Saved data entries
● ● ● ● ● ● ●
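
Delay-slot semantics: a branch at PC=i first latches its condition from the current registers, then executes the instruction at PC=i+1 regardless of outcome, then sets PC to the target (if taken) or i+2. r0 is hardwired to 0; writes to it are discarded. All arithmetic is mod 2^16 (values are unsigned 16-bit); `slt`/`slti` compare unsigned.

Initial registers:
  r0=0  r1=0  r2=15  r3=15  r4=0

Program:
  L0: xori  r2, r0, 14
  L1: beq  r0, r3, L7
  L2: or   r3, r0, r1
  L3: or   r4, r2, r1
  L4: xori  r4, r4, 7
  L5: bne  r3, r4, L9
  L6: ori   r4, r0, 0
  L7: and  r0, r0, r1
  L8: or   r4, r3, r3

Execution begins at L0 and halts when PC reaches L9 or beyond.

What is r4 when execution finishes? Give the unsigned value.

0

[0] xori  r2, r0, 14  →  {r0:0, r1:0, r2:14, r3:15, r4:0}
[1] beq  r0, r3, L7  →  {r0:0, r1:0, r2:14, r3:15, r4:0}  ⟨branch fallthrough⟩
[2] or   r3, r0, r1  →  {r0:0, r1:0, r2:14, r3:0, r4:0}
[3] or   r4, r2, r1  →  {r0:0, r1:0, r2:14, r3:0, r4:14}
[4] xori  r4, r4, 7  →  {r0:0, r1:0, r2:14, r3:0, r4:9}
[5] bne  r3, r4, L9  →  {r0:0, r1:0, r2:14, r3:0, r4:9}  ⟨branch taken⟩
[6] ori   r4, r0, 0  →  {r0:0, r1:0, r2:14, r3:0, r4:0}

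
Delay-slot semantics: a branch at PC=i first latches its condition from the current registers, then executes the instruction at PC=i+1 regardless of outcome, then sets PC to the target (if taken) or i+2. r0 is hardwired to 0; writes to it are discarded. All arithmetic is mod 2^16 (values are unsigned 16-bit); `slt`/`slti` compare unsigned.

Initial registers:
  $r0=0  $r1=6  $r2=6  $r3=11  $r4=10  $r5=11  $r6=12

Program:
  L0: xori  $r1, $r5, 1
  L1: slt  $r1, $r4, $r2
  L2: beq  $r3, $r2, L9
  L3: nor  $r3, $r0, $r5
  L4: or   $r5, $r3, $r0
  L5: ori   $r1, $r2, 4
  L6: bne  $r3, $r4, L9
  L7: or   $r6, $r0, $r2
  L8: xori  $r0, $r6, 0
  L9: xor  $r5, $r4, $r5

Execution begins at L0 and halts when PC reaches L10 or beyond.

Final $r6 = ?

6

PC=0  xori  $r1, $r5, 1      | $r0=0 $r1=10 $r2=6 $r3=11 $r4=10 $r5=11 $r6=12
PC=1  slt  $r1, $r4, $r2     | $r0=0 $r1=0 $r2=6 $r3=11 $r4=10 $r5=11 $r6=12
PC=2  beq  $r3, $r2, L9      | $r0=0 $r1=0 $r2=6 $r3=11 $r4=10 $r5=11 $r6=12  [not taken]
PC=3  nor  $r3, $r0, $r5     | $r0=0 $r1=0 $r2=6 $r3=65524 $r4=10 $r5=11 $r6=12
PC=4  or   $r5, $r3, $r0     | $r0=0 $r1=0 $r2=6 $r3=65524 $r4=10 $r5=65524 $r6=12
PC=5  ori   $r1, $r2, 4      | $r0=0 $r1=6 $r2=6 $r3=65524 $r4=10 $r5=65524 $r6=12
PC=6  bne  $r3, $r4, L9      | $r0=0 $r1=6 $r2=6 $r3=65524 $r4=10 $r5=65524 $r6=12  [TAKEN]
PC=7  or   $r6, $r0, $r2     | $r0=0 $r1=6 $r2=6 $r3=65524 $r4=10 $r5=65524 $r6=6
PC=9  xor  $r5, $r4, $r5     | $r0=0 $r1=6 $r2=6 $r3=65524 $r4=10 $r5=65534 $r6=6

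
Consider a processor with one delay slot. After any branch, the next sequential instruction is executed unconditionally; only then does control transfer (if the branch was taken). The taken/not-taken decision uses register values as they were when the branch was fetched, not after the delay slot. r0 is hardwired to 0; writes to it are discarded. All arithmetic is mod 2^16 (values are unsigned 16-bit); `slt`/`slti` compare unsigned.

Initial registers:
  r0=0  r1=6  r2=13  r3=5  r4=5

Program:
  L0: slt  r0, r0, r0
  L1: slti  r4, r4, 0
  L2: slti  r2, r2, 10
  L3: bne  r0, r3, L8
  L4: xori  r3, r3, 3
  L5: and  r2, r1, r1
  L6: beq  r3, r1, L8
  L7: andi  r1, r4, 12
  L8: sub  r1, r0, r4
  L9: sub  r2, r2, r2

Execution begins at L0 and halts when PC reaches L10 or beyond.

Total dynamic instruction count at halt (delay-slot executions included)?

[0] slt  r0, r0, r0  →  {r0:0, r1:6, r2:13, r3:5, r4:5}
[1] slti  r4, r4, 0  →  {r0:0, r1:6, r2:13, r3:5, r4:0}
[2] slti  r2, r2, 10  →  {r0:0, r1:6, r2:0, r3:5, r4:0}
[3] bne  r0, r3, L8  →  {r0:0, r1:6, r2:0, r3:5, r4:0}  ⟨branch taken⟩
[4] xori  r3, r3, 3  →  {r0:0, r1:6, r2:0, r3:6, r4:0}
[8] sub  r1, r0, r4  →  {r0:0, r1:0, r2:0, r3:6, r4:0}
[9] sub  r2, r2, r2  →  {r0:0, r1:0, r2:0, r3:6, r4:0}

7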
● ● ● ● ● ● ●
● Task description
Write the records out once more, exactly as shown.

● Answer section
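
Delay-slot semantics: a branch at PC=i first latches its condition from the current registers, then executes the instruction at PC=i+1 regardless of outcome, then sets PC to the target (if taken) or i+2. r0 is hardwired to 0; writes to it are discarded. All arithmetic is mod 2^16 (values are unsigned 16-bit); `slt`/`slti` compare unsigned.

Initial registers:
  r0=0  r1=0  r2=15  r3=15  r4=0

Program:
  L0: xori  r2, r0, 14
  L1: beq  r0, r3, L7
  L2: or   r3, r0, r1
  L3: or   r4, r2, r1
  L4: xori  r4, r4, 7
  L5: bne  r3, r4, L9
  L6: ori   r4, r0, 0
  L7: and  r0, r0, r1
  L8: or   r4, r3, r3

Execution begins at L0 and halts when PC reaches L9 or beyond.

What is r4 when execution finishes? Give the unsigned value.

0

[0] xori  r2, r0, 14  →  {r0:0, r1:0, r2:14, r3:15, r4:0}
[1] beq  r0, r3, L7  →  {r0:0, r1:0, r2:14, r3:15, r4:0}  ⟨branch fallthrough⟩
[2] or   r3, r0, r1  →  {r0:0, r1:0, r2:14, r3:0, r4:0}
[3] or   r4, r2, r1  →  {r0:0, r1:0, r2:14, r3:0, r4:14}
[4] xori  r4, r4, 7  →  {r0:0, r1:0, r2:14, r3:0, r4:9}
[5] bne  r3, r4, L9  →  {r0:0, r1:0, r2:14, r3:0, r4:9}  ⟨branch taken⟩
[6] ori   r4, r0, 0  →  {r0:0, r1:0, r2:14, r3:0, r4:0}

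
Delay-slot semantics: a branch at PC=i first latches its condition from the current registers, then executes the instruction at PC=i+1 regardless of outcome, then sets PC to the target (if taken) or i+2. r0 is hardwired to 0; writes to it are discarded. All arithmetic is mod 2^16 (values are unsigned 16-bit); `slt`/`slti` compare unsigned.

Initial registers:
  $r0=0  $r1=6  $r2=6  $r3=11  $r4=10  $r5=11  $r6=12

Program:
  L0: xori  $r1, $r5, 1
  L1: slt  $r1, $r4, $r2
  L2: beq  $r3, $r2, L9
  L3: nor  $r3, $r0, $r5
  L4: or   $r5, $r3, $r0
  L5: ori   $r1, $r2, 4
  L6: bne  $r3, $r4, L9
  L7: or   $r6, $r0, $r2
  L8: xori  $r0, $r6, 0
  L9: xor  $r5, $r4, $r5

Execution begins at L0 and halts when PC reaches L10 or beyond.

Final $r6 = ?

6

PC=0  xori  $r1, $r5, 1      | $r0=0 $r1=10 $r2=6 $r3=11 $r4=10 $r5=11 $r6=12
PC=1  slt  $r1, $r4, $r2     | $r0=0 $r1=0 $r2=6 $r3=11 $r4=10 $r5=11 $r6=12
PC=2  beq  $r3, $r2, L9      | $r0=0 $r1=0 $r2=6 $r3=11 $r4=10 $r5=11 $r6=12  [not taken]
PC=3  nor  $r3, $r0, $r5     | $r0=0 $r1=0 $r2=6 $r3=65524 $r4=10 $r5=11 $r6=12
PC=4  or   $r5, $r3, $r0     | $r0=0 $r1=0 $r2=6 $r3=65524 $r4=10 $r5=65524 $r6=12
PC=5  ori   $r1, $r2, 4      | $r0=0 $r1=6 $r2=6 $r3=65524 $r4=10 $r5=65524 $r6=12
PC=6  bne  $r3, $r4, L9      | $r0=0 $r1=6 $r2=6 $r3=65524 $r4=10 $r5=65524 $r6=12  [TAKEN]
PC=7  or   $r6, $r0, $r2     | $r0=0 $r1=6 $r2=6 $r3=65524 $r4=10 $r5=65524 $r6=6
PC=9  xor  $r5, $r4, $r5     | $r0=0 $r1=6 $r2=6 $r3=65524 $r4=10 $r5=65534 $r6=6

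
Consider a processor with one delay slot. After any branch, the next sequential instruction is executed unconditionally; only then does control transfer (if the branch was taken). The taken/not-taken decision uses register values as they were when the branch was fetched, not after the delay slot. r0 is hardwired to 0; writes to it are discarded. All arithmetic is mod 2^16 (values are unsigned 16-bit); `slt`/`slti` compare unsigned.

Initial registers:
  r0=0  r1=6  r2=13  r3=5  r4=5

Program:
  L0: slt  r0, r0, r0
  L1: slti  r4, r4, 0
  L2: slti  r2, r2, 10
  L3: bne  r0, r3, L8
  L4: xori  r3, r3, 3
  L5: and  r2, r1, r1
  L6: beq  r3, r1, L8
  L7: andi  r1, r4, 12
  L8: sub  r1, r0, r4
  L9: sub  r2, r2, r2

Execution begins at L0 and halts when PC reaches L10 or beyond.

Total dynamic instruction count at halt (delay-slot executions included)?

[0] slt  r0, r0, r0  →  {r0:0, r1:6, r2:13, r3:5, r4:5}
[1] slti  r4, r4, 0  →  {r0:0, r1:6, r2:13, r3:5, r4:0}
[2] slti  r2, r2, 10  →  {r0:0, r1:6, r2:0, r3:5, r4:0}
[3] bne  r0, r3, L8  →  {r0:0, r1:6, r2:0, r3:5, r4:0}  ⟨branch taken⟩
[4] xori  r3, r3, 3  →  {r0:0, r1:6, r2:0, r3:6, r4:0}
[8] sub  r1, r0, r4  →  {r0:0, r1:0, r2:0, r3:6, r4:0}
[9] sub  r2, r2, r2  →  {r0:0, r1:0, r2:0, r3:6, r4:0}

7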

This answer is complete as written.